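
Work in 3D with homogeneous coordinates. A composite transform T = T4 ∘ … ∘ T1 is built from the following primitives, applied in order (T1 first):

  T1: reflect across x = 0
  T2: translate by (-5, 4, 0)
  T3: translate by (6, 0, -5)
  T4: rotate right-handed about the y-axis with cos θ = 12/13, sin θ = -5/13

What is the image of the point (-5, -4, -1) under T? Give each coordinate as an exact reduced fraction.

T(p) = (102/13, 0, -42/13)

T1 reflect across x = 0: (-5, -4, -1) → (5, -4, -1)
T2 translate by (-5, 4, 0): (5, -4, -1) → (0, 0, -1)
T3 translate by (6, 0, -5): (0, 0, -1) → (6, 0, -6)
T4 rotate right-handed about the y-axis with cos θ = 12/13, sin θ = -5/13: (6, 0, -6) → (102/13, 0, -42/13)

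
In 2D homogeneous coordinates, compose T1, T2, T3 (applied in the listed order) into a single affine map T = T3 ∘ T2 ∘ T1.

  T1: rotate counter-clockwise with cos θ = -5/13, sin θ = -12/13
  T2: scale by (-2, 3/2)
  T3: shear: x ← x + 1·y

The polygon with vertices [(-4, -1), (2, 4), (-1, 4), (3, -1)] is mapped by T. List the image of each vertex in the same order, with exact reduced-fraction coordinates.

T1 rotate counter-clockwise with cos θ = -5/13, sin θ = -12/13: (-4, -1) → (8/13, 53/13); (2, 4) → (38/13, -44/13); (-1, 4) → (53/13, -8/13); (3, -1) → (-27/13, -31/13)
T2 scale by (-2, 3/2): (8/13, 53/13) → (-16/13, 159/26); (38/13, -44/13) → (-76/13, -66/13); (53/13, -8/13) → (-106/13, -12/13); (-27/13, -31/13) → (54/13, -93/26)
T3 shear: x ← x + 1·y: (-16/13, 159/26) → (127/26, 159/26); (-76/13, -66/13) → (-142/13, -66/13); (-106/13, -12/13) → (-118/13, -12/13); (54/13, -93/26) → (15/26, -93/26)

image vertices: (127/26, 159/26), (-142/13, -66/13), (-118/13, -12/13), (15/26, -93/26)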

· · · · · · ·

[Brief] The count of lines above that contain "homogeneous" is all that should be given.

[Exercise answer] 2